**REQUIRED ACTION:** Give again exactly the lines that stretch from the one with "b+2] clipped to [−3,3]; f(⊥)=⊥" to the end of the data below, including both of those lines and nothing else.

##########

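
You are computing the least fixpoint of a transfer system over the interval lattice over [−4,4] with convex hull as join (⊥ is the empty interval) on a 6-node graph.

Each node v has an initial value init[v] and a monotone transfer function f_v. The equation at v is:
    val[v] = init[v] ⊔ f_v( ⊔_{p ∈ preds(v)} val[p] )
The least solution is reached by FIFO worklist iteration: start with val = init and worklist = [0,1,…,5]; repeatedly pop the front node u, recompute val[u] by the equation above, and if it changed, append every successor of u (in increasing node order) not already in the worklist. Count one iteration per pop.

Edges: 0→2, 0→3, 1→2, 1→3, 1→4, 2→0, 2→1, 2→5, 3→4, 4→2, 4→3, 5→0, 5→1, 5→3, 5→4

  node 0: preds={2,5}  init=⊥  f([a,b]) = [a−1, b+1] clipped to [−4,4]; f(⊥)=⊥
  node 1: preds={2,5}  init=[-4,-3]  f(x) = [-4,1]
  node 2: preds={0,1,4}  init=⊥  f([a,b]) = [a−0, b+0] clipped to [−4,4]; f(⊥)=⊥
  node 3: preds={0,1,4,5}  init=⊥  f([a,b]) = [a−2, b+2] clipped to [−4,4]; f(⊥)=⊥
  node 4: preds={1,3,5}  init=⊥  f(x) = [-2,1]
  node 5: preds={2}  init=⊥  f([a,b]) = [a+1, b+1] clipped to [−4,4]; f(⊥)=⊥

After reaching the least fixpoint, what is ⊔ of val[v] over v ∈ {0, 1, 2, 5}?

[-4,4]

Trace (20 dequeues):
  [1] u=0 | in ⊥ | out ⊥ | ==
  [2] u=1 | in ⊥ | out [-4,1] | prev [-4,-3] | push {}
  [3] u=2 | in [-4,1] | out [-4,1] | prev ⊥ | push {0,1}
  [4] u=3 | in [-4,1] | out [-4,3] | prev ⊥ | push {}
  [5] u=4 | in [-4,3] | out [-2,1] | prev ⊥ | push {2,3}
  [6] u=5 | in [-4,1] | out [-3,2] | prev ⊥ | push {4}
  [7] u=0 | in [-4,2] | out [-4,3] | prev ⊥ | push {}
  [8] u=1 | in [-4,2] | out [-4,1] | ==
  [9] u=2 | in [-4,3] | out [-4,3] | prev [-4,1] | push {0,1,5}
  [10] u=3 | in [-4,3] | out [-4,4] | prev [-4,3] | push {}
  [11] u=4 | in [-4,4] | out [-2,1] | ==
  [12] u=0 | in [-4,3] | out [-4,4] | prev [-4,3] | push {2,3}
  [13] u=1 | in [-4,3] | out [-4,1] | ==
  [14] u=5 | in [-4,3] | out [-3,4] | prev [-3,2] | push {0,1,4}
  [15] u=2 | in [-4,4] | out [-4,4] | prev [-4,3] | push {5}
  [16] u=3 | in [-4,4] | out [-4,4] | ==
  [17] u=0 | in [-4,4] | out [-4,4] | ==
  [18] u=1 | in [-4,4] | out [-4,1] | ==
  [19] u=4 | in [-4,4] | out [-2,1] | ==
  [20] u=5 | in [-4,4] | out [-3,4] | ==

Converged values:
  [0] [-4,4]
  [1] [-4,1]
  [2] [-4,4]
  [3] [-4,4]
  [4] [-2,1]
  [5] [-3,4]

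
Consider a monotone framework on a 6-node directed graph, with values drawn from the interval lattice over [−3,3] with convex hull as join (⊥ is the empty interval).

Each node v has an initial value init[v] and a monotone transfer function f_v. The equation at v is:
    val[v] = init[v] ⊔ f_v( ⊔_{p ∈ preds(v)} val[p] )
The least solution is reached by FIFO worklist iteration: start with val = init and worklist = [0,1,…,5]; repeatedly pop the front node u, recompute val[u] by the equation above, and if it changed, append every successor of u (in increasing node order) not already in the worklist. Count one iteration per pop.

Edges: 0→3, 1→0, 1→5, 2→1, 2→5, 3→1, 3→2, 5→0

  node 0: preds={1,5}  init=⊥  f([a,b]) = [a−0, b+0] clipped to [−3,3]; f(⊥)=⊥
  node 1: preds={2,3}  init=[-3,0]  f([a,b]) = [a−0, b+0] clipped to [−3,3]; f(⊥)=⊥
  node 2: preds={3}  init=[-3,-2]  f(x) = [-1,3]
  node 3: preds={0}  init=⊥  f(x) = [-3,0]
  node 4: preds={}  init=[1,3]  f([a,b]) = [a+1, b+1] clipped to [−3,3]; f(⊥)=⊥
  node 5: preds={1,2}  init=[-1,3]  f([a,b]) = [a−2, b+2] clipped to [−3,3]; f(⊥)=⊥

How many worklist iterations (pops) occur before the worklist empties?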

##########

**RESULT:**
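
  node 5: preds={1,2}  init=[-1,3]  f([a,b]) = [a−2, b+2] clipped to [−3,3]; f(⊥)=⊥

How many worklist iterations (pops) occur before the worklist empties?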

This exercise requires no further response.